**THE PROBLEM:**
When the line containing "Count the starting" appears in the data below, begin copying there and stop only after the line containing "Two players take".
[[ INFORMATION SUPPLIED, beginning ]]
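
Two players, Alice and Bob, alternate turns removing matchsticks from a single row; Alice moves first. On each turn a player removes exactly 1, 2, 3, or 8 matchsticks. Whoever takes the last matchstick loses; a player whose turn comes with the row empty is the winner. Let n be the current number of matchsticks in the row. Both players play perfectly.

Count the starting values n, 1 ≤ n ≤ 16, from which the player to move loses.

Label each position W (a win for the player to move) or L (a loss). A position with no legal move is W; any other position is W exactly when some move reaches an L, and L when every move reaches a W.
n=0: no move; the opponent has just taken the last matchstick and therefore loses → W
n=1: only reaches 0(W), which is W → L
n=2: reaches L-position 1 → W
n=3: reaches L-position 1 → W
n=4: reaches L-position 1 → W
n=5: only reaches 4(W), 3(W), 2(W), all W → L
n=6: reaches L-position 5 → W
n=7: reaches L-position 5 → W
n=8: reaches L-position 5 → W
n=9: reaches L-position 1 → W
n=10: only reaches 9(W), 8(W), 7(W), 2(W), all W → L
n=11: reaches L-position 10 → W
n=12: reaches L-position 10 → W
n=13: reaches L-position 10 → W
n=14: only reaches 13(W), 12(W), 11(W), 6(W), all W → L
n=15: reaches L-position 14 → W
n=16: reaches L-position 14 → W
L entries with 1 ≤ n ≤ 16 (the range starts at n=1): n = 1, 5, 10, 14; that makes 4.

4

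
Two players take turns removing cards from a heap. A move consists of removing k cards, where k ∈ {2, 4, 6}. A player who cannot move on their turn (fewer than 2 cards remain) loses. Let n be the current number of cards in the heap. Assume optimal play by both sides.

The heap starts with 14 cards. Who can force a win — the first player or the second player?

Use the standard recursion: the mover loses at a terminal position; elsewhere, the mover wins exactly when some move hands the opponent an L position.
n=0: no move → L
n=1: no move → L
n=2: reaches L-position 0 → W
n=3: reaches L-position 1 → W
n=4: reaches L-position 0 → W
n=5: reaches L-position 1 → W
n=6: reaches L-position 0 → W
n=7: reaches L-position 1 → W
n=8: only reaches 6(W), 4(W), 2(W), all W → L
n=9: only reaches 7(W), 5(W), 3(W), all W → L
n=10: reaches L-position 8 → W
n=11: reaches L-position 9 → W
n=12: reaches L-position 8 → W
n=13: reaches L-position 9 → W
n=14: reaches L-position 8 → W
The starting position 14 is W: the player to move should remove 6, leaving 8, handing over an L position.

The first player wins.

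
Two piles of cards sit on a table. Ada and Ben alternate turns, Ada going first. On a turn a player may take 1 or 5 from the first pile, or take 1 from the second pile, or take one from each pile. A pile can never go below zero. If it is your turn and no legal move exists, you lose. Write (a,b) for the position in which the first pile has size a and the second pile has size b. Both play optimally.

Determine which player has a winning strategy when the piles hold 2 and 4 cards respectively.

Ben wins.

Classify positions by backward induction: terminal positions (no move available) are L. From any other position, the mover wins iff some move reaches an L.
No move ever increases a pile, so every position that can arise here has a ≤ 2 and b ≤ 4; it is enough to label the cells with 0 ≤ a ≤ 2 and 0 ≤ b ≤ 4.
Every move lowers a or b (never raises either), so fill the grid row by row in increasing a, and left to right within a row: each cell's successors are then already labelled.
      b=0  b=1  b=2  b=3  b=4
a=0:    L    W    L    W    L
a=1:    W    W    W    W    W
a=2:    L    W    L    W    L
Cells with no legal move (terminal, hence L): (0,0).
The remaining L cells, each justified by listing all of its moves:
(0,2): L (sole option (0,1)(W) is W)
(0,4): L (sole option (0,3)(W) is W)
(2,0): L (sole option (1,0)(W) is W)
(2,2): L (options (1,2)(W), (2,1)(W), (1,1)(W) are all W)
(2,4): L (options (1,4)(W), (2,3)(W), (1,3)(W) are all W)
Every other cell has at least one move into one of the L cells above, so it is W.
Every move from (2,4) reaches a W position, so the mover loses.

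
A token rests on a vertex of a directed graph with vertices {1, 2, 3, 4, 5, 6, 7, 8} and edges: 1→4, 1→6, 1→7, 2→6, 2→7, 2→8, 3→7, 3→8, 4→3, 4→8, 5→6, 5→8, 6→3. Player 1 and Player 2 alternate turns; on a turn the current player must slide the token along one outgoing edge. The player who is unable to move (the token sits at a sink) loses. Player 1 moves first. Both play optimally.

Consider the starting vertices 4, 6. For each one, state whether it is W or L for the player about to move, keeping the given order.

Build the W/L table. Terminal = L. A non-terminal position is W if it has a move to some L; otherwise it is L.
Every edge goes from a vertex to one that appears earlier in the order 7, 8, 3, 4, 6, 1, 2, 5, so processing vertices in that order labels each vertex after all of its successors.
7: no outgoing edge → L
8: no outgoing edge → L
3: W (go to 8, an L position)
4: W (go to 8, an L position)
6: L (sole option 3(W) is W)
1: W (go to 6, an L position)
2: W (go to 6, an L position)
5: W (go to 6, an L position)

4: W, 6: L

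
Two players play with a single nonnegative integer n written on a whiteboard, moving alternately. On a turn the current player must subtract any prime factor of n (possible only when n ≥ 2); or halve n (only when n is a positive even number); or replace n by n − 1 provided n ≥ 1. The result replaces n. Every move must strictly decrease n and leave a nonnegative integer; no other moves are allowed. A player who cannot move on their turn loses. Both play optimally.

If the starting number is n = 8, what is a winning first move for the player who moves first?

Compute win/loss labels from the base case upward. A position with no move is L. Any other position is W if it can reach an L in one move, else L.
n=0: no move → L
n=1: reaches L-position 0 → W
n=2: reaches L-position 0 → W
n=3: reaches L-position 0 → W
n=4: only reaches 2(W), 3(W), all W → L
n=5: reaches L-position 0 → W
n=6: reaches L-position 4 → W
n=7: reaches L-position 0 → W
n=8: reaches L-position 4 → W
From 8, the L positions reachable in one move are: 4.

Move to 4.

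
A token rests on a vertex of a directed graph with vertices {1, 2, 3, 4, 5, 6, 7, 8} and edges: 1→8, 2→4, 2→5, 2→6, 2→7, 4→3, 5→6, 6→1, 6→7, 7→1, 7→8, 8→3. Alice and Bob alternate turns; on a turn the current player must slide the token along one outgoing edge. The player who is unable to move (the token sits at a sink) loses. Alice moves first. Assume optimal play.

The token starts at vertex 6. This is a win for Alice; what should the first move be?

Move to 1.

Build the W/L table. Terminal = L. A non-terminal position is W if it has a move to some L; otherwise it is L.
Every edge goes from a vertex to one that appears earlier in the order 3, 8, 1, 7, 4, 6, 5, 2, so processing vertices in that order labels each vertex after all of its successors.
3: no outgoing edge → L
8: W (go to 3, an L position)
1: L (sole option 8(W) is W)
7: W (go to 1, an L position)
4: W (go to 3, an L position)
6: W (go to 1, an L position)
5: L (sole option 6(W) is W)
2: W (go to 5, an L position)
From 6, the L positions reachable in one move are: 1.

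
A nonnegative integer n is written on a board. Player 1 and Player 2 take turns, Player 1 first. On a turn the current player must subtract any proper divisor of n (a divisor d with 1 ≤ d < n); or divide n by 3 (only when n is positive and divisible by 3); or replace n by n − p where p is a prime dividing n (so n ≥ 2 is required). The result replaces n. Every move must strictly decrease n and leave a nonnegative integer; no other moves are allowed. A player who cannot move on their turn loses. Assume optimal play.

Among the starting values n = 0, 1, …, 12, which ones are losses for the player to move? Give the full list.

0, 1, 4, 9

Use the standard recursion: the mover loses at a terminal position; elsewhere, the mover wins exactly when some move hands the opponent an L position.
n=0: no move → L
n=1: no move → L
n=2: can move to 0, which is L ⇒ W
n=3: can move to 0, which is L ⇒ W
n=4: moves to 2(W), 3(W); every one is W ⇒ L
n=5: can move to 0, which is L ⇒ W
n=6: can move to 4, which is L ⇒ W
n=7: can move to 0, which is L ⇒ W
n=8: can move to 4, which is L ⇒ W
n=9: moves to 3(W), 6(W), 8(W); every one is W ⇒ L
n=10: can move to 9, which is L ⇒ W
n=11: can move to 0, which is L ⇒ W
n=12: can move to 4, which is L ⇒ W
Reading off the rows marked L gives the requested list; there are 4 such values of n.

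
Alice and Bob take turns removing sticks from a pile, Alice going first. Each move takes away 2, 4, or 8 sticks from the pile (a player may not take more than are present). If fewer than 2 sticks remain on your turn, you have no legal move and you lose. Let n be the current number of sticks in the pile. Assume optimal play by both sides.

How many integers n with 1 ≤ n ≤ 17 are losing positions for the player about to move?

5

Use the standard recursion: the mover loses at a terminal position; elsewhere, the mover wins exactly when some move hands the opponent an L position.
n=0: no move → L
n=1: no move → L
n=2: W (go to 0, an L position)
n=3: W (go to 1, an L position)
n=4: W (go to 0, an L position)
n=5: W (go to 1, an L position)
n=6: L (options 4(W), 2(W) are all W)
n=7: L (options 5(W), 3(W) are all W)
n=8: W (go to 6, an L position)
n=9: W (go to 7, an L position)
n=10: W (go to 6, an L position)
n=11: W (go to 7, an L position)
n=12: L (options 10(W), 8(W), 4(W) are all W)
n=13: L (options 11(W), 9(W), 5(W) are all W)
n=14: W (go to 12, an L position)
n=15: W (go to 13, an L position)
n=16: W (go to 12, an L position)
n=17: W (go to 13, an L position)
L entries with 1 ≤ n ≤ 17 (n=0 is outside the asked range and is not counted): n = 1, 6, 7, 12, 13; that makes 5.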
[[ INFORMATION SUPPLIED, end ]]
**SOLUTION FOR THIS PROBLEM:**
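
Count the starting values n, 1 ≤ n ≤ 16, from which the player to move loses.

Label each position W (a win for the player to move) or L (a loss). A position with no legal move is W; any other position is W exactly when some move reaches an L, and L when every move reaches a W.
n=0: no move; the opponent has just taken the last matchstick and therefore loses → W
n=1: only reaches 0(W), which is W → L
n=2: reaches L-position 1 → W
n=3: reaches L-position 1 → W
n=4: reaches L-position 1 → W
n=5: only reaches 4(W), 3(W), 2(W), all W → L
n=6: reaches L-position 5 → W
n=7: reaches L-position 5 → W
n=8: reaches L-position 5 → W
n=9: reaches L-position 1 → W
n=10: only reaches 9(W), 8(W), 7(W), 2(W), all W → L
n=11: reaches L-position 10 → W
n=12: reaches L-position 10 → W
n=13: reaches L-position 10 → W
n=14: only reaches 13(W), 12(W), 11(W), 6(W), all W → L
n=15: reaches L-position 14 → W
n=16: reaches L-position 14 → W
L entries with 1 ≤ n ≤ 16 (the range starts at n=1): n = 1, 5, 10, 14; that makes 4.

4

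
Two players take turns removing cards from a heap. A move consists of removing k cards, where k ∈ {2, 4, 6}. A player who cannot move on their turn (fewer than 2 cards remain) loses. Let n be the current number of cards in the heap. Assume optimal play by both sides.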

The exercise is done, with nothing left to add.